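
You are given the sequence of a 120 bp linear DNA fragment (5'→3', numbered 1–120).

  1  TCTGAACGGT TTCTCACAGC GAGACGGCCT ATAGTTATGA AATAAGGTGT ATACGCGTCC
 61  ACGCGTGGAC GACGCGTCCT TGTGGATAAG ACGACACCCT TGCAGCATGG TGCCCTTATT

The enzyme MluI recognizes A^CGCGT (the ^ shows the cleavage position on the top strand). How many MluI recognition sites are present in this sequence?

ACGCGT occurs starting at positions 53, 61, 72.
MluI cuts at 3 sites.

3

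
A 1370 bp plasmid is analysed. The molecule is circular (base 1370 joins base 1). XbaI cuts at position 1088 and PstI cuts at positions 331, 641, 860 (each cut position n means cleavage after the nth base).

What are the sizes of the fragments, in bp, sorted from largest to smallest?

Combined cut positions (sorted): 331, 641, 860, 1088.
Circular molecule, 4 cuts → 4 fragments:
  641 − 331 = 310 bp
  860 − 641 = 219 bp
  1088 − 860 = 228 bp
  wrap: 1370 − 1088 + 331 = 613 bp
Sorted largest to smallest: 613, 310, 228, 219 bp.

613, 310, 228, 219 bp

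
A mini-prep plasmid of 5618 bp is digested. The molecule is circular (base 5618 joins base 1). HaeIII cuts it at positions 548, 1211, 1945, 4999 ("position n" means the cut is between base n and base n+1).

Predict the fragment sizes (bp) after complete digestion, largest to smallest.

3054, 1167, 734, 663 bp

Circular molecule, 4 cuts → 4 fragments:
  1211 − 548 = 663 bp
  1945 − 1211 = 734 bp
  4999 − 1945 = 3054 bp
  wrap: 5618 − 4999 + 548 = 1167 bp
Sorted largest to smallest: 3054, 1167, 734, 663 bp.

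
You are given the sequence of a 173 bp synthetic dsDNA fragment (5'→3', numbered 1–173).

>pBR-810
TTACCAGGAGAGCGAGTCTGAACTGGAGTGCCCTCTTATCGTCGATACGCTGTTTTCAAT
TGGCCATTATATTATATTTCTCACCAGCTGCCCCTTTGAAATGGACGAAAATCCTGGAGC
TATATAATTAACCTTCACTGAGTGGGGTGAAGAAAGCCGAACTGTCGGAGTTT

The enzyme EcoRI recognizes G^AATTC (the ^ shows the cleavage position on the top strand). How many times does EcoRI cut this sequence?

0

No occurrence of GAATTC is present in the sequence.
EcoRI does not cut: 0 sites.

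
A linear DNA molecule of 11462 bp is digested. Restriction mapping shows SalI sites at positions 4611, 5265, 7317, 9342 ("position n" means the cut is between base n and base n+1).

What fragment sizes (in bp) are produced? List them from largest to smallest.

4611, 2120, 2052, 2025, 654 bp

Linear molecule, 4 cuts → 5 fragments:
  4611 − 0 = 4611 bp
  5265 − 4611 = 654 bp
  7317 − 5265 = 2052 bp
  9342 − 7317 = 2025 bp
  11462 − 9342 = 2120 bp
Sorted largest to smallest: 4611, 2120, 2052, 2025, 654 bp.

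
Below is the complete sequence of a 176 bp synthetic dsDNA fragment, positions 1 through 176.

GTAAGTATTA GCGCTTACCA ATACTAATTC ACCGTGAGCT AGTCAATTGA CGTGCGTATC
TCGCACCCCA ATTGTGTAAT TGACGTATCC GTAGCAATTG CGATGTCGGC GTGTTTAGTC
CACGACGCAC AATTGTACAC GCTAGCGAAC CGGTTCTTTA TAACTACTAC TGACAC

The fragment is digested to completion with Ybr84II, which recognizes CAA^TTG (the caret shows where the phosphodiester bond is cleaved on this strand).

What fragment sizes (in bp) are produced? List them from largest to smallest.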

...

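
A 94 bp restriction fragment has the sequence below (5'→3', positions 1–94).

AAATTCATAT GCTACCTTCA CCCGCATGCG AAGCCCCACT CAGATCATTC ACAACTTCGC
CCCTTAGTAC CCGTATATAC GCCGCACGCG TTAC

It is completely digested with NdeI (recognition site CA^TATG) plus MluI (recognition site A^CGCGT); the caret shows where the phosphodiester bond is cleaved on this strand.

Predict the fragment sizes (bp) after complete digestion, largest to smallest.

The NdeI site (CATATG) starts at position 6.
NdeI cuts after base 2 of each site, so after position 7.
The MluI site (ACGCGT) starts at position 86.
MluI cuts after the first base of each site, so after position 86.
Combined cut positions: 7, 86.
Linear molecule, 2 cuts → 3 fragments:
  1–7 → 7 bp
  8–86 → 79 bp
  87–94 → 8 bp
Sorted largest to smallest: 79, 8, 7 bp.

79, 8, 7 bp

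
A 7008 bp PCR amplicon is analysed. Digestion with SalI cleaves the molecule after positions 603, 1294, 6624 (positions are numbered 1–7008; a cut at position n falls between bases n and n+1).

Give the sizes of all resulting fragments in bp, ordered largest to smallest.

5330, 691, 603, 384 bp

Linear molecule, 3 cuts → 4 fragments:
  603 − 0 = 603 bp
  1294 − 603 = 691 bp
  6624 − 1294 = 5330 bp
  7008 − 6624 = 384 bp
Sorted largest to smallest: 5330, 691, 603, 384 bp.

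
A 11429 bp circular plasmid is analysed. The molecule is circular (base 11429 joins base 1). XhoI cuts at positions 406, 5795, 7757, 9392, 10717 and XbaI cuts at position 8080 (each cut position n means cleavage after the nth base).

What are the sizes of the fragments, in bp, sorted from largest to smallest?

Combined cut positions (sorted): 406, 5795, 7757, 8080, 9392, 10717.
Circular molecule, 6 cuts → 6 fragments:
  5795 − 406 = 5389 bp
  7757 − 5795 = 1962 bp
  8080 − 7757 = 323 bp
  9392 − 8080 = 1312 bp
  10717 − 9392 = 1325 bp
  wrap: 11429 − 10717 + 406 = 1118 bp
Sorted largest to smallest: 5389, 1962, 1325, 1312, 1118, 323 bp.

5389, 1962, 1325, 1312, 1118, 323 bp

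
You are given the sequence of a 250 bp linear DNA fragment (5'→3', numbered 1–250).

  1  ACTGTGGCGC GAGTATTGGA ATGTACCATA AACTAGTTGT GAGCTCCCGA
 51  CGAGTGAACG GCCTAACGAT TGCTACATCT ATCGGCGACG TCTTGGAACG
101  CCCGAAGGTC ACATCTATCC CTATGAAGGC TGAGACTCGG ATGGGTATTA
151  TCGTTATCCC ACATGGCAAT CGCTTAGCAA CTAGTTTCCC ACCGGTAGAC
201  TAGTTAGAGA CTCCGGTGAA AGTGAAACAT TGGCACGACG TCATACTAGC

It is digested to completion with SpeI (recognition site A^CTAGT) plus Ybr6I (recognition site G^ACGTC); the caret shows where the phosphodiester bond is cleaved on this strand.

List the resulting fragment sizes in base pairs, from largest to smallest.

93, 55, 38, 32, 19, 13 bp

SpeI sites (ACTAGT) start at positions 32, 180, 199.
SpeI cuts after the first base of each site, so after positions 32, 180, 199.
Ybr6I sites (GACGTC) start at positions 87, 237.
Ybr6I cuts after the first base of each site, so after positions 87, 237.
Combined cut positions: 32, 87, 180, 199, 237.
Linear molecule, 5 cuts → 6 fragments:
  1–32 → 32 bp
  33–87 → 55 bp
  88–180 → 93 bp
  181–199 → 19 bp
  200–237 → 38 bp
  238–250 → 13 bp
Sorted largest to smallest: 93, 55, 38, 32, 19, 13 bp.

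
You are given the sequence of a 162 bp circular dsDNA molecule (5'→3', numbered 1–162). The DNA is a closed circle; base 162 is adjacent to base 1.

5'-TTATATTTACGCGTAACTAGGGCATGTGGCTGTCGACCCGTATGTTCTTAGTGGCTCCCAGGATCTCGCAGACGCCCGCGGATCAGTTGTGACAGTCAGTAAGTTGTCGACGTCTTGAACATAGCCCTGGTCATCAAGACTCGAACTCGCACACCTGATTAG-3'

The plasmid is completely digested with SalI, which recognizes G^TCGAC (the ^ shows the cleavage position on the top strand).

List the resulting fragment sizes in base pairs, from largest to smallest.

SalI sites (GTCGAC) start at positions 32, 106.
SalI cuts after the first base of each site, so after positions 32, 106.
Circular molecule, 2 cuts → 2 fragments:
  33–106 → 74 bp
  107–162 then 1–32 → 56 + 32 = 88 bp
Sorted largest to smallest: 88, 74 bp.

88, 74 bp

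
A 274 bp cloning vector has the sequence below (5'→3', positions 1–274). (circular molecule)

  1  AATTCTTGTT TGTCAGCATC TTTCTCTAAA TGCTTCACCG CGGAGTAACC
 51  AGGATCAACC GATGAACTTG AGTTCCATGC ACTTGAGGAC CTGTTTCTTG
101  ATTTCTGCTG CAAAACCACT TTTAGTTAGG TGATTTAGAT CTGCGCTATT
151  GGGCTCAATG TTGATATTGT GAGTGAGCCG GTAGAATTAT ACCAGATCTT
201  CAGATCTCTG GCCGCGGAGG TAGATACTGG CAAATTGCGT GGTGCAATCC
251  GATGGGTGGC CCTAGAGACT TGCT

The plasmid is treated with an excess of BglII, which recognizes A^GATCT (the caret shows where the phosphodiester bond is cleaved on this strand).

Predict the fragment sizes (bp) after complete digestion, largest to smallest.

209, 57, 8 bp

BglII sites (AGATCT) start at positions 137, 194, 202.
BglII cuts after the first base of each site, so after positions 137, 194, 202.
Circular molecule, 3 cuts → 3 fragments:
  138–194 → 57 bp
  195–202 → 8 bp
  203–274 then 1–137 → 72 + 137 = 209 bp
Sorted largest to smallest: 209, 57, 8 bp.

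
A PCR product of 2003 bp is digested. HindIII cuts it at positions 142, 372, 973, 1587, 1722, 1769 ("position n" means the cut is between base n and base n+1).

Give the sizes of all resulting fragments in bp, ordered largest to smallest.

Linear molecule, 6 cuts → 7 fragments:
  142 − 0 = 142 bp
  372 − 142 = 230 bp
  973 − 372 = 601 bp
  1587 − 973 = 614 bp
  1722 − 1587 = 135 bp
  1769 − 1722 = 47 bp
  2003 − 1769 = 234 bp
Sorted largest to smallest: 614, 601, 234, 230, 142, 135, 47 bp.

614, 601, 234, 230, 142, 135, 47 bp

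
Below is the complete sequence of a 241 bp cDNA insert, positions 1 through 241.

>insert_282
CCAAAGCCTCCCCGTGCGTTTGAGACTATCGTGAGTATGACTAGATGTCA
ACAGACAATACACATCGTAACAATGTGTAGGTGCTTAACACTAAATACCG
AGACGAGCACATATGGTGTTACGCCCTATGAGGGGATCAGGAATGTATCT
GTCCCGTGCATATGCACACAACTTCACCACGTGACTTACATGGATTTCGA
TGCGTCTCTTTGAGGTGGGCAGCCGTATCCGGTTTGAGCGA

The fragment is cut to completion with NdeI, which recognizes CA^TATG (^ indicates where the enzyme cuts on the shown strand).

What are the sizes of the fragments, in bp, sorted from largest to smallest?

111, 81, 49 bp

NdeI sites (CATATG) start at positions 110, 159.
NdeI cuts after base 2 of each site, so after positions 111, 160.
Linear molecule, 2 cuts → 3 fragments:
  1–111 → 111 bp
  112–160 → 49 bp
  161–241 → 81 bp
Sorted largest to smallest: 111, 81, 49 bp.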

PROMPT: Can you repeat, word for word, every line above from the one containing "TGCTACATCT ATCGGCGACG TCTTGGAACG" down to the one containing "It is digested", including both?

EXERCISE SOLUTION:
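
 51  CGAGTGAACG GCCTAACGAT TGCTACATCT ATCGGCGACG TCTTGGAACG
101  CCCGAAGGTC ACATCTATCC CTATGAAGGC TGAGACTCGG ATGGGTATTA
151  TCGTTATCCC ACATGGCAAT CGCTTAGCAA CTAGTTTCCC ACCGGTAGAC
201  TAGTTAGAGA CTCCGGTGAA AGTGAAACAT TGGCACGACG TCATACTAGC

It is digested to completion with SpeI (recognition site A^CTAGT) plus Ybr6I (recognition site G^ACGTC); the caret shows where the phosphodiester bond is cleaved on this strand.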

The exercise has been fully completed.